Stored data entries:
_____

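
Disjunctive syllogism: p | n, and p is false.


Disjunctive syllogism: from (P ∨ Q) and ¬P, infer Q.
One disjunct, 'p', is ruled out; the other must hold.

n


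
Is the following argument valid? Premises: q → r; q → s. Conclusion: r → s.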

_____

THE TASK —
Repeat every line of the data, exactly and in full.

RESPONSE TO THE EXERCISE —
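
Disjunctive syllogism: p | n, and p is false.


Disjunctive syllogism: from (P ∨ Q) and ¬P, infer Q.
One disjunct, 'p', is ruled out; the other must hold.

n


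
Is the following argument valid? Premises: q → r; q → s. Conclusion: r → s.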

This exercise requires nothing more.